▶ Problem: For this exercise, restate the records word for word.

▶ Data records:
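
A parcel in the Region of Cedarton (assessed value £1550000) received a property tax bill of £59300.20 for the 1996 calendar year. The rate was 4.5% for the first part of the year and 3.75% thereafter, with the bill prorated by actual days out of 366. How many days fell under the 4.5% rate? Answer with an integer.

Let d = days at the first rate; then 366 − d days at the second rate.
£1550000 × [4.5%·d + 3.75%·(366−d)] / 366 = £59300.20
Solving gives d = 37, so the new rate took effect on 7 Feb 1996.

37 days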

▶ Solution:
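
A parcel in the Region of Cedarton (assessed value £1550000) received a property tax bill of £59300.20 for the 1996 calendar year. The rate was 4.5% for the first part of the year and 3.75% thereafter, with the bill prorated by actual days out of 366. How many days fell under the 4.5% rate? Answer with an integer.

Let d = days at the first rate; then 366 − d days at the second rate.
£1550000 × [4.5%·d + 3.75%·(366−d)] / 366 = £59300.20
Solving gives d = 37, so the new rate took effect on 7 Feb 1996.

37 days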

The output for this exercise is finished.